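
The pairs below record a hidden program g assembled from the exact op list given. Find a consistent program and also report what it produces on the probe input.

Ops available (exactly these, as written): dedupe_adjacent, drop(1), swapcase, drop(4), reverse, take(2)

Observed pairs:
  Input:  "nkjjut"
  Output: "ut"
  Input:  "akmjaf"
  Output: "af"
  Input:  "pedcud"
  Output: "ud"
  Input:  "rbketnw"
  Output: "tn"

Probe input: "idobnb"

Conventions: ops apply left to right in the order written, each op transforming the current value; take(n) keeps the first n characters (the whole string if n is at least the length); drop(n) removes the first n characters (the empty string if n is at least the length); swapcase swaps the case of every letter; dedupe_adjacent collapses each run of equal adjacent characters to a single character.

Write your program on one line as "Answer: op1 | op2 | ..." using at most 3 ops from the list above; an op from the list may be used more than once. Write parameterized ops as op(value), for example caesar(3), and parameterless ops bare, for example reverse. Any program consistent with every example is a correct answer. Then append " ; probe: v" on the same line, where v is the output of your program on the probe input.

drop(4) | take(2) ; probe: "nb"

Check, running the answer program on each example:
  "nkjjut" -> "ut" -> "ut"
  "akmjaf" -> "af" -> "af"
  "pedcud" -> "ud" -> "ud"
  "rbketnw" -> "tnw" -> "tn"
  probe: "idobnb" -> "nb" -> "nb"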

**Aim of the exercise:** Search the listing for "pairs" and show every line where it occurs.

**Answer box:**
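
The pairs below record a hidden program g assembled from the exact op list given. Find a consistent program and also report what it produces on the probe input.
Observed pairs: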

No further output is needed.